◆ **WHAT YOU ARE ASKED TO DO**
Beginning with the line that has "Find the macroscopic", reproduce each remaining line of the data exactly, down to and including the last.

##########

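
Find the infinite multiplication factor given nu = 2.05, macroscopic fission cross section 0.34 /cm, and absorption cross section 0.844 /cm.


k_inf = nu * Sigma_f / Sigma_a
k_inf = 2.05 * 0.34 / 0.844
k_inf = 0.82583

0.82583


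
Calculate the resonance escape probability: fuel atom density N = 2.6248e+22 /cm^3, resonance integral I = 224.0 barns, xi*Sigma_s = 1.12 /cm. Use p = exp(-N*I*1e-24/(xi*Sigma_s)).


p = exp(-N * I * 1e-24 / (xi*Sigma_s))
p = exp(-2.6248e+22 * 224.0 * 1e-24 / 1.12)
p = 0.0052496

0.0052496


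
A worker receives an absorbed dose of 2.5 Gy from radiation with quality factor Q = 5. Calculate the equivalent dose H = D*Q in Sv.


H = D * Q
H = 2.5 * 5
H = 12.500 Sv

12.500


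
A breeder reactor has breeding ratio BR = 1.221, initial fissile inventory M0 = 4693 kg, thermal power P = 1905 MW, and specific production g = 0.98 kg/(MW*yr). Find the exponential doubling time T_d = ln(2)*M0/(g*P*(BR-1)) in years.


Breeding gain G = BR - 1 = 1.221 - 1 = 0.221
Fissile production rate = g * P * G = 0.98 * 1905 * 0.221 = 412.5849 kg/yr
T_d = ln(2) * M0 / (g * P * G)
T_d = ln(2) * 4693 / 412.5849 = 7.8843 yr

7.8843


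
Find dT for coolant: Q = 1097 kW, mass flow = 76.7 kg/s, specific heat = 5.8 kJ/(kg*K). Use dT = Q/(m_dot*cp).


dT = Q / (m_dot * cp)
dT = 1097 / (76.7 * 5.8)
dT = 2.4659 C

2.4659


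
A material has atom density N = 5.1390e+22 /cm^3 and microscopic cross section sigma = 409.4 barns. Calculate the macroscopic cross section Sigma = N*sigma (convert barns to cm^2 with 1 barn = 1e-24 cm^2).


Sigma = N * sigma_barns * 1e-24
Sigma = 5.1390e+22 * 409.4 * 1e-24
Sigma = 21.039 /cm

21.039


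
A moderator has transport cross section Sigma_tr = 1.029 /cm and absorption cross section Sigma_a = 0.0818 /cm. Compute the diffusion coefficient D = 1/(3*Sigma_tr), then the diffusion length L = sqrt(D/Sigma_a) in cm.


D = 1 / (3 * Sigma_tr) = 1 / (3 * 1.029) = 0.3239391 cm
L = sqrt(D / Sigma_a)
L = sqrt(0.3239391 / 0.0818)
L = 1.9900 cm

1.9900


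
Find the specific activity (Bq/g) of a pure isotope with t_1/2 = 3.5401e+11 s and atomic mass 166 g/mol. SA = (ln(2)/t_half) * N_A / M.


lambda = ln(2) / t_half = ln(2) / 3.5401e+11 = 1.957988e-12 /s
SA = lambda * N_A / M
SA = 1.957988e-12 * 6.022e23 / 166
SA = 7.1030e+09 Bq/g

7.1030e+09


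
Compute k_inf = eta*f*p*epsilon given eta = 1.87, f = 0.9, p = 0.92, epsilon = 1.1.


k_inf = eta * f * p * epsilon
k_inf = 1.87 * 0.9 * 0.92 * 1.1
k_inf = 1.7032

1.7032


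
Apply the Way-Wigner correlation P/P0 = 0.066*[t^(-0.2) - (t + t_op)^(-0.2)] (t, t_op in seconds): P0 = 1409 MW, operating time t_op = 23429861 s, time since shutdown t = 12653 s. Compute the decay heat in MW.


P/P0 = 0.066 * [t^(-0.2) - (t + t_op)^(-0.2)]
P/P0 = 0.066 * [12653^(-0.2) - (12653 + 23429861)^(-0.2)]
P/P0 = 0.066 * [0.1512033 - 0.03357370] = 0.007763554
P = 1409 * 0.007763554 = 10.939 MW

10.939


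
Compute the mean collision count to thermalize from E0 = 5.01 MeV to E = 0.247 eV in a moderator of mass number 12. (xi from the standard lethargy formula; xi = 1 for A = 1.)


xi = 1 + (A-1)^2/(2A)*ln((A-1)/(A+1)) = 0.1577690 (for A = 12)
n = ln(E0/E) / xi
n = ln(5.01e6 / 0.247) / 0.1577690
n = ln(2.028340e+07) / 0.1577690 = 106.65

106.65


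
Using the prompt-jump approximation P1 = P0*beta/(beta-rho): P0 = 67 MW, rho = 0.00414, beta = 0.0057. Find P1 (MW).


P1/P0 = beta / (beta - rho)
P1/P0 = 0.0057 / (0.0057 - 0.00414) = 3.653846
P1 = 67 * 3.653846 = 244.81 MW

244.81


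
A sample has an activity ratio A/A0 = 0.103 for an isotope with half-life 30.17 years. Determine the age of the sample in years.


lambda = ln(2) / t_half = ln(2) / 30.17 = 0.02297472 /yr
t = -ln(A/A0) / lambda
t = -ln(0.103) / 0.02297472
t = 98.936 yr

98.936


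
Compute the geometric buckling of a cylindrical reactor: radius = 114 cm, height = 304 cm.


B^2 = (2.405/R)^2 + (pi/H)^2
B^2 = (2.405/114)^2 + (pi/304)^2
B^2 = 5.5186e-04 /cm^2

5.5186e-04


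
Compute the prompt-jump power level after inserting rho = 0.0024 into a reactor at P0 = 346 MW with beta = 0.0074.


P1/P0 = beta / (beta - rho)
P1/P0 = 0.0074 / (0.0074 - 0.0024) = 1.480000
P1 = 346 * 1.480000 = 512.08 MW

512.08


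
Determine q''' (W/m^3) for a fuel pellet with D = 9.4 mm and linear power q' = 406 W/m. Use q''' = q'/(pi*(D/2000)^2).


r = D / 2 / 1000 = 9.4 / 2 / 1000 = 0.0047 m
q''' = q' / (pi * r^2)
q''' = 406 / (pi * 0.0047^2)
q''' = 5.8503e+06 W/m^3

5.8503e+06


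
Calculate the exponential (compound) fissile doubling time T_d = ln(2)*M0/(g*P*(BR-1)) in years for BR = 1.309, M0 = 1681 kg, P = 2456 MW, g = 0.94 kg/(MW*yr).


Breeding gain G = BR - 1 = 1.309 - 1 = 0.309
Fissile production rate = g * P * G = 0.94 * 2456 * 0.309 = 713.36976 kg/yr
T_d = ln(2) * M0 / (g * P * G)
T_d = ln(2) * 1681 / 713.36976 = 1.6333 yr

1.6333


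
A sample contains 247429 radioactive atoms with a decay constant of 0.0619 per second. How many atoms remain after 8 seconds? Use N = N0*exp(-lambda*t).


N = N0 * exp(-lambda * t)
N = 247429 * exp(-0.0619 * 8)
N = 150795

150795


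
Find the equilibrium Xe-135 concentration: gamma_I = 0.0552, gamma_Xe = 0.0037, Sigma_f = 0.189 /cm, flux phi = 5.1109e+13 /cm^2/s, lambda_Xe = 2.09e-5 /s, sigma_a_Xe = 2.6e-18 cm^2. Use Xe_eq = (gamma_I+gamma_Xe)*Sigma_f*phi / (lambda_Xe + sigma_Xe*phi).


Xe_eq = (gamma_I + gamma_Xe) * Sigma_f * phi / (lambda_Xe + sigma_Xe * phi)
Numerator = (0.0552 + 0.0037) * 0.189 * 5.1109e+13 = 5.689505e+11
Denominator = 2.09e-5 + 2.6e-18 * 5.1109e+13 = 1.537834e-04
Xe_eq = 5.689505e+11 / 1.537834e-04 = 3.6997e+15 /cm^3

3.6997e+15


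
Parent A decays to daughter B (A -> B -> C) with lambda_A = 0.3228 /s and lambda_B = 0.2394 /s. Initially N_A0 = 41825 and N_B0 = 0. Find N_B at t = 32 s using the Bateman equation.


N_B(t) = lambda_A * N_A0 / (lambda_B - lambda_A) * [exp(-lambda_A*t) - exp(-lambda_B*t)]
exp(-0.3228*32) = 3.265215e-05; exp(-0.2394*32) = 4.709305e-04
N_B = 0.3228 * 41825 / (0.2394 - 0.3228) * (3.265215e-05 - 4.709305e-04)
N_B = 70.950

70.950


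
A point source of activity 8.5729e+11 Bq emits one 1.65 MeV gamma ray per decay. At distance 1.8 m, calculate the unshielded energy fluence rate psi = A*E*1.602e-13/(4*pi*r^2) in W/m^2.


psi = A * E * 1.602e-13 / (4*pi*r^2)
psi = 8.5729e+11 * 1.65 * 1.602e-13 / (4*pi*1.8^2)
psi = 0.0055657 W/m^2

0.0055657


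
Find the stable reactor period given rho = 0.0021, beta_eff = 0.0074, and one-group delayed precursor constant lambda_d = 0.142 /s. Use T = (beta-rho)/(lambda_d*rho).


T = (beta - rho) / (lambda_d * rho)
T = (0.0074 - 0.0021) / (0.142 * 0.0021)
T = 17.773 s

17.773


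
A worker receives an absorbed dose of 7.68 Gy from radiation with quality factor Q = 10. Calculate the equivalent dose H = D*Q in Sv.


H = D * Q
H = 7.68 * 10
H = 76.800 Sv

76.800


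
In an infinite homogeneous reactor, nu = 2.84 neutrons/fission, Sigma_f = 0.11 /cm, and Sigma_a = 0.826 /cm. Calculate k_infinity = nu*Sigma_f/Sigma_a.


k_inf = nu * Sigma_f / Sigma_a
k_inf = 2.84 * 0.11 / 0.826
k_inf = 0.37821

0.37821


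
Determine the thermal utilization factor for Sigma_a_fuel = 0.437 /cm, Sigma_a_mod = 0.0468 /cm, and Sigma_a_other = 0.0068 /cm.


f = Sigma_a_fuel / (Sigma_a_fuel + Sigma_a_mod + Sigma_a_other)
f = 0.437 / (0.437 + 0.0468 + 0.0068)
f = 0.89075

0.89075


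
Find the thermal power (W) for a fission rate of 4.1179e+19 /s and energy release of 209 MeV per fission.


P = fission_rate * E_MeV * 1.602e-13
P = 4.1179e+19 * 209 * 1.602e-13
P = 1.3787e+09 W

1.3787e+09


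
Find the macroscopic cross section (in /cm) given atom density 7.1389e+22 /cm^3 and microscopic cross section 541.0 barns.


Sigma = N * sigma_barns * 1e-24
Sigma = 7.1389e+22 * 541.0 * 1e-24
Sigma = 38.621 /cm

38.621


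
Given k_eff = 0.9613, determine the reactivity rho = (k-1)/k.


rho = (k_eff - 1) / k_eff
rho = (0.9613 - 1) / 0.9613
rho = -0.040258

-0.040258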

##########

◆ **RESULT OF THE EXERCISE**
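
Find the macroscopic cross section (in /cm) given atom density 7.1389e+22 /cm^3 and microscopic cross section 541.0 barns.


Sigma = N * sigma_barns * 1e-24
Sigma = 7.1389e+22 * 541.0 * 1e-24
Sigma = 38.621 /cm

38.621


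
Given k_eff = 0.9613, determine the reactivity rho = (k-1)/k.


rho = (k_eff - 1) / k_eff
rho = (0.9613 - 1) / 0.9613
rho = -0.040258

-0.040258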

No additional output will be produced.